Extracted material below:
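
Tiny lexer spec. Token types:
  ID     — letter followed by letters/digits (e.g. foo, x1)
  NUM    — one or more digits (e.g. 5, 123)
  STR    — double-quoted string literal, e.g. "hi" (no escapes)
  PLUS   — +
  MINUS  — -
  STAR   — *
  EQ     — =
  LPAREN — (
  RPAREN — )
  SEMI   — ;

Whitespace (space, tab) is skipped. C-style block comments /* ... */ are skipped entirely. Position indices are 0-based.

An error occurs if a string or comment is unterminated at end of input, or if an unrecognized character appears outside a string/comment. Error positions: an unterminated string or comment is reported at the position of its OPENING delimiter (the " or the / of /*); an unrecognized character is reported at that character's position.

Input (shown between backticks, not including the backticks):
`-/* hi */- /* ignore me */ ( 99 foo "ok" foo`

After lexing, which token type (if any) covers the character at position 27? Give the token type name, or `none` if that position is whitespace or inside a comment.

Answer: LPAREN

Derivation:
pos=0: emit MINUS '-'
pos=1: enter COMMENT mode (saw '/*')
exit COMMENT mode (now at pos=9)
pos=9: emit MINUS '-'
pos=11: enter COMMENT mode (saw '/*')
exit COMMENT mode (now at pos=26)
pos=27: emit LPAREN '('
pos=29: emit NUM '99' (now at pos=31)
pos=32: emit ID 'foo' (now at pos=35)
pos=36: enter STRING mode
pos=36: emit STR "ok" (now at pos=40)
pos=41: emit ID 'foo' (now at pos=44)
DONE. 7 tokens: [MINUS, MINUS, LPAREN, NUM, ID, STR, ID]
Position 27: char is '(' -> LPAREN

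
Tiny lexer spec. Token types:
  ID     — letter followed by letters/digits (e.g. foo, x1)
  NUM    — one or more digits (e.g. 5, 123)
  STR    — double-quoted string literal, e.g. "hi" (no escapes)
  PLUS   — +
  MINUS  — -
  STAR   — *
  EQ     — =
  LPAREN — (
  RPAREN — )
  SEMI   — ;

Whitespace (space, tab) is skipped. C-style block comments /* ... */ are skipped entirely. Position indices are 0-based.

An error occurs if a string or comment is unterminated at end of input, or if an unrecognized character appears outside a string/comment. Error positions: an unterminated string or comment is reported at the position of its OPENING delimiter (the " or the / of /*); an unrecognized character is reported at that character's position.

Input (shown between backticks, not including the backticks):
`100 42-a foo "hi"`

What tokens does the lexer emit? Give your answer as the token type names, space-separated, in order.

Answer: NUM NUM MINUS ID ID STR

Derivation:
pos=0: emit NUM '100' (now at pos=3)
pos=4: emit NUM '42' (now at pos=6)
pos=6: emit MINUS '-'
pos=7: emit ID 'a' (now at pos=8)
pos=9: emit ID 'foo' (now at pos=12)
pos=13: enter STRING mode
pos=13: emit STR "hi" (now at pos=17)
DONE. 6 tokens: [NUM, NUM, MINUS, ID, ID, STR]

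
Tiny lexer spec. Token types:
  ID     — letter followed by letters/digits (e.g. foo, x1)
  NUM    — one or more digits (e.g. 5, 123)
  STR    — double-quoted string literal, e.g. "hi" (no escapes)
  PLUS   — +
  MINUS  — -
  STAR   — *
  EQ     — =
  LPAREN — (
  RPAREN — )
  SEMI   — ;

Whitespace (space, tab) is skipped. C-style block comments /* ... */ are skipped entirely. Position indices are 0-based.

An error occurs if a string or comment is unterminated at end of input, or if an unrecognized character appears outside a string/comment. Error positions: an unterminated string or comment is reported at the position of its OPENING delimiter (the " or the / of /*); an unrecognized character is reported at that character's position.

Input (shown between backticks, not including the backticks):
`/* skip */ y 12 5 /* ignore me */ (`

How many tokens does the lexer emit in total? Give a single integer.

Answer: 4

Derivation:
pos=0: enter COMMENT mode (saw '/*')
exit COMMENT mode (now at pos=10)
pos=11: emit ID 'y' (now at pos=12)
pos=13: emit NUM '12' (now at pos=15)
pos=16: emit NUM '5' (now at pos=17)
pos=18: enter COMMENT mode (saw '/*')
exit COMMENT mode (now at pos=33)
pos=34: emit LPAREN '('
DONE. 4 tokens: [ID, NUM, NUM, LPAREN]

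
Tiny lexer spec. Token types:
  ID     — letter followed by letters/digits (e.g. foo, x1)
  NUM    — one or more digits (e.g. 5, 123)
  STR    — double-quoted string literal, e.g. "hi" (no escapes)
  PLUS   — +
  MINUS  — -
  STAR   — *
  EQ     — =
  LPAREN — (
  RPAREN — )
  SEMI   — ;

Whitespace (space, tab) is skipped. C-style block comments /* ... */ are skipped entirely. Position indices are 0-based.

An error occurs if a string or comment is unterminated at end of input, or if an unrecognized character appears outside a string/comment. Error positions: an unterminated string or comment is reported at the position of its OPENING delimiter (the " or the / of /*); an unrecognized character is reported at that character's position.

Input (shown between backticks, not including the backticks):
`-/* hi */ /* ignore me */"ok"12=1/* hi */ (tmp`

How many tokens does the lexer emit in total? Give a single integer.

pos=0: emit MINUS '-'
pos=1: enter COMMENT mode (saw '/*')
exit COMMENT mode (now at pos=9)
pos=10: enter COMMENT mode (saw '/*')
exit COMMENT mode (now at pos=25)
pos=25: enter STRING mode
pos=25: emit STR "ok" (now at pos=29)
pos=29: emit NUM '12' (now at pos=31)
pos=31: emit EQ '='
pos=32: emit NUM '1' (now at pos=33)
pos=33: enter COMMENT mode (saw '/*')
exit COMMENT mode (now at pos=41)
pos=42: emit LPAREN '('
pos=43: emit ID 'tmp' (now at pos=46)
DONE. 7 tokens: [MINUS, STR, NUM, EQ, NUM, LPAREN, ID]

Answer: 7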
End of Extracted material.
Problem requirements -
Give the data again, exactly as written.

Answer to the exercise -
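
Tiny lexer spec. Token types:
  ID     — letter followed by letters/digits (e.g. foo, x1)
  NUM    — one or more digits (e.g. 5, 123)
  STR    — double-quoted string literal, e.g. "hi" (no escapes)
  PLUS   — +
  MINUS  — -
  STAR   — *
  EQ     — =
  LPAREN — (
  RPAREN — )
  SEMI   — ;

Whitespace (space, tab) is skipped. C-style block comments /* ... */ are skipped entirely. Position indices are 0-based.

An error occurs if a string or comment is unterminated at end of input, or if an unrecognized character appears outside a string/comment. Error positions: an unterminated string or comment is reported at the position of its OPENING delimiter (the " or the / of /*); an unrecognized character is reported at that character's position.

Input (shown between backticks, not including the backticks):
`-/* hi */- /* ignore me */ ( 99 foo "ok" foo`

After lexing, which token type (if any) covers the character at position 27? Give the token type name, or `none` if that position is whitespace or inside a comment.

Answer: LPAREN

Derivation:
pos=0: emit MINUS '-'
pos=1: enter COMMENT mode (saw '/*')
exit COMMENT mode (now at pos=9)
pos=9: emit MINUS '-'
pos=11: enter COMMENT mode (saw '/*')
exit COMMENT mode (now at pos=26)
pos=27: emit LPAREN '('
pos=29: emit NUM '99' (now at pos=31)
pos=32: emit ID 'foo' (now at pos=35)
pos=36: enter STRING mode
pos=36: emit STR "ok" (now at pos=40)
pos=41: emit ID 'foo' (now at pos=44)
DONE. 7 tokens: [MINUS, MINUS, LPAREN, NUM, ID, STR, ID]
Position 27: char is '(' -> LPAREN

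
Tiny lexer spec. Token types:
  ID     — letter followed by letters/digits (e.g. foo, x1)
  NUM    — one or more digits (e.g. 5, 123)
  STR    — double-quoted string literal, e.g. "hi" (no escapes)
  PLUS   — +
  MINUS  — -
  STAR   — *
  EQ     — =
  LPAREN — (
  RPAREN — )
  SEMI   — ;

Whitespace (space, tab) is skipped. C-style block comments /* ... */ are skipped entirely. Position indices are 0-based.

An error occurs if a string or comment is unterminated at end of input, or if an unrecognized character appears outside a string/comment. Error positions: an unterminated string or comment is reported at the position of its OPENING delimiter (the " or the / of /*); an unrecognized character is reported at that character's position.

Input (shown between backticks, not including the backticks):
`100 42-a foo "hi"`

What tokens does the lexer emit? Give your answer as the token type names, space-separated, in order.

Answer: NUM NUM MINUS ID ID STR

Derivation:
pos=0: emit NUM '100' (now at pos=3)
pos=4: emit NUM '42' (now at pos=6)
pos=6: emit MINUS '-'
pos=7: emit ID 'a' (now at pos=8)
pos=9: emit ID 'foo' (now at pos=12)
pos=13: enter STRING mode
pos=13: emit STR "hi" (now at pos=17)
DONE. 6 tokens: [NUM, NUM, MINUS, ID, ID, STR]

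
Tiny lexer spec. Token types:
  ID     — letter followed by letters/digits (e.g. foo, x1)
  NUM    — one or more digits (e.g. 5, 123)
  STR    — double-quoted string literal, e.g. "hi" (no escapes)
  PLUS   — +
  MINUS  — -
  STAR   — *
  EQ     — =
  LPAREN — (
  RPAREN — )
  SEMI   — ;

Whitespace (space, tab) is skipped. C-style block comments /* ... */ are skipped entirely. Position indices are 0-based.

An error occurs if a string or comment is unterminated at end of input, or if an unrecognized character appears outside a string/comment. Error positions: an unterminated string or comment is reported at the position of its OPENING delimiter (the " or the / of /*); an unrecognized character is reported at that character's position.

Input (shown between backticks, not including the backticks):
`/* skip */ y 12 5 /* ignore me */ (`

How many tokens does the lexer emit in total? Give a single integer.

Answer: 4

Derivation:
pos=0: enter COMMENT mode (saw '/*')
exit COMMENT mode (now at pos=10)
pos=11: emit ID 'y' (now at pos=12)
pos=13: emit NUM '12' (now at pos=15)
pos=16: emit NUM '5' (now at pos=17)
pos=18: enter COMMENT mode (saw '/*')
exit COMMENT mode (now at pos=33)
pos=34: emit LPAREN '('
DONE. 4 tokens: [ID, NUM, NUM, LPAREN]

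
Tiny lexer spec. Token types:
  ID     — letter followed by letters/digits (e.g. foo, x1)
  NUM    — one or more digits (e.g. 5, 123)
  STR    — double-quoted string literal, e.g. "hi" (no escapes)
  PLUS   — +
  MINUS  — -
  STAR   — *
  EQ     — =
  LPAREN — (
  RPAREN — )
  SEMI   — ;

Whitespace (space, tab) is skipped. C-style block comments /* ... */ are skipped entirely. Position indices are 0-based.

An error occurs if a string or comment is unterminated at end of input, or if an unrecognized character appears outside a string/comment. Error positions: an unterminated string or comment is reported at the position of its OPENING delimiter (the " or the / of /*); an unrecognized character is reported at that character's position.

Input (shown between backticks, not including the backticks):
`-/* hi */ /* ignore me */"ok"12=1/* hi */ (tmp`

How many tokens does the lexer emit in total? Give a single integer.

pos=0: emit MINUS '-'
pos=1: enter COMMENT mode (saw '/*')
exit COMMENT mode (now at pos=9)
pos=10: enter COMMENT mode (saw '/*')
exit COMMENT mode (now at pos=25)
pos=25: enter STRING mode
pos=25: emit STR "ok" (now at pos=29)
pos=29: emit NUM '12' (now at pos=31)
pos=31: emit EQ '='
pos=32: emit NUM '1' (now at pos=33)
pos=33: enter COMMENT mode (saw '/*')
exit COMMENT mode (now at pos=41)
pos=42: emit LPAREN '('
pos=43: emit ID 'tmp' (now at pos=46)
DONE. 7 tokens: [MINUS, STR, NUM, EQ, NUM, LPAREN, ID]

Answer: 7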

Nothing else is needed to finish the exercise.